*** Listed records Section Begins ***

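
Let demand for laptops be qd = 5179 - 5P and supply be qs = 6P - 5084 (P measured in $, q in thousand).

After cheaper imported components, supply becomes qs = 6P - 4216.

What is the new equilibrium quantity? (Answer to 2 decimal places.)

908.55

Before the shock: 5179 - 5P = 6P - 5084 ⇒ 10263 = 11P ⇒ P = 933, q = 514.
The new curves are qd = 5179 - 5P (demand) and qs = 6P - 4216 (supply).
Clearing the new market: 5179 - 5P = 6P - 4216, so P = 9395/11 ≈ 854.0909 and q = 9994/11 ≈ 908.5455.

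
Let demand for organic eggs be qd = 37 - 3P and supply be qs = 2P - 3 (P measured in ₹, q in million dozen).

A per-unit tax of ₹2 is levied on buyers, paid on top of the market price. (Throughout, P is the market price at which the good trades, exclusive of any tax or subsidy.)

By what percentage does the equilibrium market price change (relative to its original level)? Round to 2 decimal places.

-15.00

Solve the original market: 37 - 3P = 2P - 3, hence P = 8 and q = 13.
Since buyers pay the price plus the tax, the effective demand curve becomes qd = 31 - 3P.
New equilibrium: 31 - 3P = 2P - 3 ⇒ 34 = 5P ⇒ P = 6.8, q = 10.6.
%ΔP = (6.8 − 8) / 8 × 100 = -15.00%.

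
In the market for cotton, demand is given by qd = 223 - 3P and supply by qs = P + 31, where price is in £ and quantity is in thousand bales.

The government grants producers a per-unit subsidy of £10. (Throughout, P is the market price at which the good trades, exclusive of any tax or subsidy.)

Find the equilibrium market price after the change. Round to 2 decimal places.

45.50

Solve the original market: 223 - 3P = P + 31, hence P = 48 and q = 79.
Since sellers receive the price plus the subsidy, the effective supply curve becomes qs = P + 41.
Setting them equal: 223 - 3P = P + 41 → 182 = 4P, so P = 45.5 and q = 86.5.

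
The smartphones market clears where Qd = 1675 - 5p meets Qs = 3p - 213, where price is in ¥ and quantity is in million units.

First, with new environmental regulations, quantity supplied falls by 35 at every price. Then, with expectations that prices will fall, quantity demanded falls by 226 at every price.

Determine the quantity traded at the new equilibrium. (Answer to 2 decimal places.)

Initially, 1675 - 5p = 3p - 213, so 1888 = 8p and p = 236, Q = 495.
After the shift, demand is Qd = 1449 - 5p and supply is Qs = 3p - 248.
Setting them equal: 1449 - 5p = 3p - 248 → 1697 = 8p, so p = 212.125 and Q = 388.375.

388.38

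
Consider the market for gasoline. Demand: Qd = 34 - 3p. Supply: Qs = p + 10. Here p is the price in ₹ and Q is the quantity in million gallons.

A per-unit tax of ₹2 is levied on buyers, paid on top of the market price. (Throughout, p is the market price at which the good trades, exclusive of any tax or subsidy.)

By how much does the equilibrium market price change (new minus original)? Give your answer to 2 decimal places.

Original equilibrium: 34 - 3p = p + 10 gives 24 = 4p, so p = 6 and Q = 16.
Since buyers pay the price plus the tax, the effective demand curve becomes Qd = 28 - 3p.
Setting them equal: 28 - 3p = p + 10 → 18 = 4p, so p = 4.5 and Q = 14.5.
Δp = 4.5 − 6 = -1.50.

-1.50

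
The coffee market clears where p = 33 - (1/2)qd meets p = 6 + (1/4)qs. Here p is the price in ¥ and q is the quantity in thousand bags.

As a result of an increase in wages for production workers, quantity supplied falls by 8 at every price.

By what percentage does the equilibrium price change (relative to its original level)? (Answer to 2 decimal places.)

Initially, 66 - 2p = 4p - 24, so 90 = 6p and p = 15, q = 36.
With the change applied: demand qd = 66 - 2p, supply qs = 4p - 32.
Setting them equal: 66 - 2p = 4p - 32 → 98 = 6p, so p = 49/3 ≈ 16.3333 and q = 100/3 ≈ 33.3333.
%Δp = (16.3333 − 15) / 15 × 100 = +8.89%.

+8.89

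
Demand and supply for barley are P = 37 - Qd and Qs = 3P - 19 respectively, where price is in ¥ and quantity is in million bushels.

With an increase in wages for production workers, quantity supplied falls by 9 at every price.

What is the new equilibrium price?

Solve the original market: 37 - P = 3P - 19, hence P = 14 and Q = 23.
The shock moves the curves to Qd = 37 - P and Qs = 3P - 28.
Equate the new curves: 37 - P = 3P - 28, giving 65 = 4P, P = 16.25, Q = 20.75.

16.25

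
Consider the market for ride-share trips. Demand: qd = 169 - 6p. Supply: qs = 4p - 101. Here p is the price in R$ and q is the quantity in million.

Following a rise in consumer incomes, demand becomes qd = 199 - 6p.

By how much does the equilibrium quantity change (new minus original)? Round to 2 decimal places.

+12.00

Solve the original market: 169 - 6p = 4p - 101, hence p = 27 and q = 7.
After the shift, demand is qd = 199 - 6p and supply is qs = 4p - 101.
Clearing the new market: 199 - 6p = 4p - 101, so p = 30 and q = 19.
Δq = 19 − 7 = +12.00.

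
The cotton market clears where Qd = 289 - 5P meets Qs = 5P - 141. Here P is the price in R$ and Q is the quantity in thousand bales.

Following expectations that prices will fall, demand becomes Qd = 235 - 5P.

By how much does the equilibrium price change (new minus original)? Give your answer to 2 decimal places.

-5.40

Original equilibrium: 289 - 5P = 5P - 141 gives 430 = 10P, so P = 43 and Q = 74.
The new curves are Qd = 235 - 5P (demand) and Qs = 5P - 141 (supply).
Clearing the new market: 235 - 5P = 5P - 141, so P = 37.6 and Q = 47.
ΔP = 37.6 − 43 = -5.40.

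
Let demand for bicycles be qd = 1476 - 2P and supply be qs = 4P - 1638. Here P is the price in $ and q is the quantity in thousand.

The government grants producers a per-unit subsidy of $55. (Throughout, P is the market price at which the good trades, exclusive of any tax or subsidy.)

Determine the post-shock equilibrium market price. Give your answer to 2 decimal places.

482.33

Initially, 1476 - 2P = 4P - 1638, so 3114 = 6P and P = 519, q = 438.
Since sellers receive the price plus the subsidy, the effective supply curve becomes qs = 4P - 1418.
New equilibrium: 1476 - 2P = 4P - 1418 ⇒ 2894 = 6P ⇒ P = 1447/3 ≈ 482.3333, q = 1534/3 ≈ 511.3333.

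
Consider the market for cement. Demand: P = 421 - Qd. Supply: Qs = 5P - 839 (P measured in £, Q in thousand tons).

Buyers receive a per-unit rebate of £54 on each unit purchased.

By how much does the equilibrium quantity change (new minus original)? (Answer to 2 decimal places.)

Initially, 421 - P = 5P - 839, so 1260 = 6P and P = 210, Q = 211.
Since buyers' out-of-pocket price is the market price minus the rebate, the effective demand curve becomes Qd = 475 - P.
New equilibrium: 475 - P = 5P - 839 ⇒ 1314 = 6P ⇒ P = 219, Q = 256.
ΔQ = 256 − 211 = +45.00.

+45.00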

*** Listed records Section Ends ***

The problem. Working from the records above, write out verbatim only the lines from the line containing "By how much does the equilibrium price" through the line containing "The government grants producers a per-unit subsidy of $55.".

Answer area.
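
By how much does the equilibrium price change (new minus original)? Give your answer to 2 decimal places.

-5.40

Original equilibrium: 289 - 5P = 5P - 141 gives 430 = 10P, so P = 43 and Q = 74.
The new curves are Qd = 235 - 5P (demand) and Qs = 5P - 141 (supply).
Clearing the new market: 235 - 5P = 5P - 141, so P = 37.6 and Q = 47.
ΔP = 37.6 − 43 = -5.40.

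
Let demand for bicycles be qd = 1476 - 2P and supply be qs = 4P - 1638. Here P is the price in $ and q is the quantity in thousand.

The government grants producers a per-unit subsidy of $55. (Throughout, P is the market price at which the good trades, exclusive of any tax or subsidy.)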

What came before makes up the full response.